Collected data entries
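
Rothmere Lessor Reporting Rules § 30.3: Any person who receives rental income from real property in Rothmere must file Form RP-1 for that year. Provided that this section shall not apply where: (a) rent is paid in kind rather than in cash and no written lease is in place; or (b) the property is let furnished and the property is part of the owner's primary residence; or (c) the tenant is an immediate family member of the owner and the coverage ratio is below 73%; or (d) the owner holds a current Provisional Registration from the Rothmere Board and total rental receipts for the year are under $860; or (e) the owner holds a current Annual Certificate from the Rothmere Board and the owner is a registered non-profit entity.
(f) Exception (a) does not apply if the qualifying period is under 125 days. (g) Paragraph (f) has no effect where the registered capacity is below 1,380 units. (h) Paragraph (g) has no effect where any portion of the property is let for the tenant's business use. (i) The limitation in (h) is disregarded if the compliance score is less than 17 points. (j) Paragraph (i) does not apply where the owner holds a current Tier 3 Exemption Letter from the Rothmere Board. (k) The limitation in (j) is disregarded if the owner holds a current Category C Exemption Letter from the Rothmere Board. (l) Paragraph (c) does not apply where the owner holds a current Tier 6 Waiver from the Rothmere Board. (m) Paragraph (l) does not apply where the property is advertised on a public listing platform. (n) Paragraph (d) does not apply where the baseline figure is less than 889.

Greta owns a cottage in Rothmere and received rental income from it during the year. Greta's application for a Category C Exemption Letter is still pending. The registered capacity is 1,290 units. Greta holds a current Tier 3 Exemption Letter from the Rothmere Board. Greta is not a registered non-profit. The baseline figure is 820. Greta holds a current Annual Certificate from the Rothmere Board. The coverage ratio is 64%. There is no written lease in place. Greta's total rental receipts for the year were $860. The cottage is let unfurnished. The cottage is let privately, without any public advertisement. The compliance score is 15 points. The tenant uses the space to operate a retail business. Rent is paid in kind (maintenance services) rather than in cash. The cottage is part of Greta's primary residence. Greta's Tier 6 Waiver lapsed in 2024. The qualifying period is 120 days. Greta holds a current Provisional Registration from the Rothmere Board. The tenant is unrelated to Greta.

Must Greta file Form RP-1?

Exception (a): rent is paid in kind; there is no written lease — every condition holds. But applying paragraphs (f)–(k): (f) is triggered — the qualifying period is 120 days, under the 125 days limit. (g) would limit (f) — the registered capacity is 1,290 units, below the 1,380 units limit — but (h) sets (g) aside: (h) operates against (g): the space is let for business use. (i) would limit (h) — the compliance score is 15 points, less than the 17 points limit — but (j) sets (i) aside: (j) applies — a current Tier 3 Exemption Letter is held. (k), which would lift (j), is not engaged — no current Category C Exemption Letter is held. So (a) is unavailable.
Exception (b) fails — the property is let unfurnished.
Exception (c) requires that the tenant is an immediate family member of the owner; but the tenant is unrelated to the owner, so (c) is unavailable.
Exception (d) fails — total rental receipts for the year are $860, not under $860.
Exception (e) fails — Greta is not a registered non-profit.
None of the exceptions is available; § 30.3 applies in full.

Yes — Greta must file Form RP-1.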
--
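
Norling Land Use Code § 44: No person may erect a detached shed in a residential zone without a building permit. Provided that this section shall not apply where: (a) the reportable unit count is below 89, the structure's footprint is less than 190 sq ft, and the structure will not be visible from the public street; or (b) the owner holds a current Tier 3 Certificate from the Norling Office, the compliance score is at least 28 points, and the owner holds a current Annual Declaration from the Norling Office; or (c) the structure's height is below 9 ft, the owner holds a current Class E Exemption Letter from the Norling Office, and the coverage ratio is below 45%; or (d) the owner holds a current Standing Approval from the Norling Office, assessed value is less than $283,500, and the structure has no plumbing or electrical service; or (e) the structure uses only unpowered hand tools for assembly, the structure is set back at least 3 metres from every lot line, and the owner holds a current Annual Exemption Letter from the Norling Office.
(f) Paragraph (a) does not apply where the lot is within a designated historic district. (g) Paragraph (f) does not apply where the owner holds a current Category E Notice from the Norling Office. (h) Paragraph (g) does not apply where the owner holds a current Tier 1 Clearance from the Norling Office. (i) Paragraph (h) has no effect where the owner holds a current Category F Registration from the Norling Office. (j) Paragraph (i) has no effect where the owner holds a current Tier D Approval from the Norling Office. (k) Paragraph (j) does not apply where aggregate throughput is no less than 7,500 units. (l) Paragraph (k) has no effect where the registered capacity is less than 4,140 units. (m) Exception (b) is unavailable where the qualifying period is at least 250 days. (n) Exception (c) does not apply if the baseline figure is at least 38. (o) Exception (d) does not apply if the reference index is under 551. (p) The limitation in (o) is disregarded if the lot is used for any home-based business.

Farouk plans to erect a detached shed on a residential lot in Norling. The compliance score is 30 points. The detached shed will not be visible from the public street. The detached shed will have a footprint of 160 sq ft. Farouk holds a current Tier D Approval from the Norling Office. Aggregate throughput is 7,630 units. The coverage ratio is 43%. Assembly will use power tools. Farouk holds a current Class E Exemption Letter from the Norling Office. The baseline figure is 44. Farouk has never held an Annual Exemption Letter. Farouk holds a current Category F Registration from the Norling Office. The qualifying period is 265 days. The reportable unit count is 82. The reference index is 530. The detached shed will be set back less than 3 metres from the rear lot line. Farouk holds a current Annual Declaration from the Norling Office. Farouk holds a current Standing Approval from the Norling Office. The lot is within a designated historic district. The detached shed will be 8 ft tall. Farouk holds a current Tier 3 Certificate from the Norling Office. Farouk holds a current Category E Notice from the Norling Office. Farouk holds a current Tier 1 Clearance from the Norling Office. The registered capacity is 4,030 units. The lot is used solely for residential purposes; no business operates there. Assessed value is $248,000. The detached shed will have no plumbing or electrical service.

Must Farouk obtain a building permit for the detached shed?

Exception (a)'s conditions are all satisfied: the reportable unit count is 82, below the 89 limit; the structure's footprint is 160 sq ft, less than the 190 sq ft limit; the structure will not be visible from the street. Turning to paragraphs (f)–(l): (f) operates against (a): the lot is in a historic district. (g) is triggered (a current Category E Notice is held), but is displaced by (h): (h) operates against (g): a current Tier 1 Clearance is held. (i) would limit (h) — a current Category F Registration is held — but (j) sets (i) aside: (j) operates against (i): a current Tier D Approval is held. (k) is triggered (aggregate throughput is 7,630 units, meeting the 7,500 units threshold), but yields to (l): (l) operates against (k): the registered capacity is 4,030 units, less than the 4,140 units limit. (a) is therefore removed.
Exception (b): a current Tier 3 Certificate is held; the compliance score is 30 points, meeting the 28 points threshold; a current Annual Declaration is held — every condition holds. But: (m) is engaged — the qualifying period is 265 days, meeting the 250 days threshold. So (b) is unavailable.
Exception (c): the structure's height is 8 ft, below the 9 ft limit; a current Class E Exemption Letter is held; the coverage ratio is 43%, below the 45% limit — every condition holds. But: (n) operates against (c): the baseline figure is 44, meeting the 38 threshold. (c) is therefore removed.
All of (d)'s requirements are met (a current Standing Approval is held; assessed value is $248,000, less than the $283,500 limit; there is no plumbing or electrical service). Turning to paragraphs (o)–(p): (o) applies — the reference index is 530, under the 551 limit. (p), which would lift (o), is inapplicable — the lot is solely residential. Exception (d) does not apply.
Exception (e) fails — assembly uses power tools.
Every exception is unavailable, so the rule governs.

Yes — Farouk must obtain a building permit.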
==
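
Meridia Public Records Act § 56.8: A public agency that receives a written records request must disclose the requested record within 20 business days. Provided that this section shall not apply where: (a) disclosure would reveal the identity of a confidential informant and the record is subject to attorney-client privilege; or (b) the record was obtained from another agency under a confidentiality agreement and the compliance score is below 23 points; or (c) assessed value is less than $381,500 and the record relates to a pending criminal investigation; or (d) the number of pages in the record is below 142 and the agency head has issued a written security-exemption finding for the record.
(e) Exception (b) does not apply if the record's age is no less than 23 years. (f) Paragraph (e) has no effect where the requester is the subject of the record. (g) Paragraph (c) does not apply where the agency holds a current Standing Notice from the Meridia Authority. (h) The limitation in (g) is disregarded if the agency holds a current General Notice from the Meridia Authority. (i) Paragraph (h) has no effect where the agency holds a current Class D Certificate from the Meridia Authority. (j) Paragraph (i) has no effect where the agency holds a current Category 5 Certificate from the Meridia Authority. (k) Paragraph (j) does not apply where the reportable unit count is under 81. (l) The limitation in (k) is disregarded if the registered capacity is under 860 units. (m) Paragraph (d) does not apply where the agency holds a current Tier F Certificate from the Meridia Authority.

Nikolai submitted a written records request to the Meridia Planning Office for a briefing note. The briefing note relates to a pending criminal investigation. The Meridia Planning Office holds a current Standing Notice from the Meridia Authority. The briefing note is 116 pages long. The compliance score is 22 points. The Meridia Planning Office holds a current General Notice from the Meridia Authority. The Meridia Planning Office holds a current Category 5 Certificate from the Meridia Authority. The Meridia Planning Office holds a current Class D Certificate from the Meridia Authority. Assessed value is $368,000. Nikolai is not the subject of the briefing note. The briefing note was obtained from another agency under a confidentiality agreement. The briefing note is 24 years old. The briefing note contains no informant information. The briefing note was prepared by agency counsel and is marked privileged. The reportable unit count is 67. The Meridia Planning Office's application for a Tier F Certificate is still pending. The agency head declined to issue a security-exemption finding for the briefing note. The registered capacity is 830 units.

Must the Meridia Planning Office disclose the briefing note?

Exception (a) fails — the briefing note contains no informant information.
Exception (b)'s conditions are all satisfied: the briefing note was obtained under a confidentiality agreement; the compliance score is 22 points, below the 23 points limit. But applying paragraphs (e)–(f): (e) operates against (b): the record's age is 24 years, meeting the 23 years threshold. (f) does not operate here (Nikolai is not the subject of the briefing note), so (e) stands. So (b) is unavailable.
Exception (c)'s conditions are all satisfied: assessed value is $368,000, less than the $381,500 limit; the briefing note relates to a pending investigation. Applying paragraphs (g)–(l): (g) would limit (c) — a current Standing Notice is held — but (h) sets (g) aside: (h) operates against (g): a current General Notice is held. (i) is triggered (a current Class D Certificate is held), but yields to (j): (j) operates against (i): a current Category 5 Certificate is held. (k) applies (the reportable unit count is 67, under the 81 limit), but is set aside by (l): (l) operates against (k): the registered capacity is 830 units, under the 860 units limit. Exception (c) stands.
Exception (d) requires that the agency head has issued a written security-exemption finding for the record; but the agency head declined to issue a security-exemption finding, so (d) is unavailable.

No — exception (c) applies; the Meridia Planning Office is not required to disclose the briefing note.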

* [YOUR ASSIGNMENT]: Nothing but the lines above from the one containing "Rothmere Lessor Reporting" through the one containing "(f) Exception (a)" should appear in the answer, each repeated exactly.

* [EXPECTED ANSWER]:
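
Rothmere Lessor Reporting Rules § 30.3: Any person who receives rental income from real property in Rothmere must file Form RP-1 for that year. Provided that this section shall not apply where: (a) rent is paid in kind rather than in cash and no written lease is in place; or (b) the property is let furnished and the property is part of the owner's primary residence; or (c) the tenant is an immediate family member of the owner and the coverage ratio is below 73%; or (d) the owner holds a current Provisional Registration from the Rothmere Board and total rental receipts for the year are under $860; or (e) the owner holds a current Annual Certificate from the Rothmere Board and the owner is a registered non-profit entity.
(f) Exception (a) does not apply if the qualifying period is under 125 days. (g) Paragraph (f) has no effect where the registered capacity is below 1,380 units. (h) Paragraph (g) has no effect where any portion of the property is let for the tenant's business use. (i) The limitation in (h) is disregarded if the compliance score is less than 17 points. (j) Paragraph (i) does not apply where the owner holds a current Tier 3 Exemption Letter from the Rothmere Board. (k) The limitation in (j) is disregarded if the owner holds a current Category C Exemption Letter from the Rothmere Board. (l) Paragraph (c) does not apply where the owner holds a current Tier 6 Waiver from the Rothmere Board. (m) Paragraph (l) does not apply where the property is advertised on a public listing platform. (n) Paragraph (d) does not apply where the baseline figure is less than 889.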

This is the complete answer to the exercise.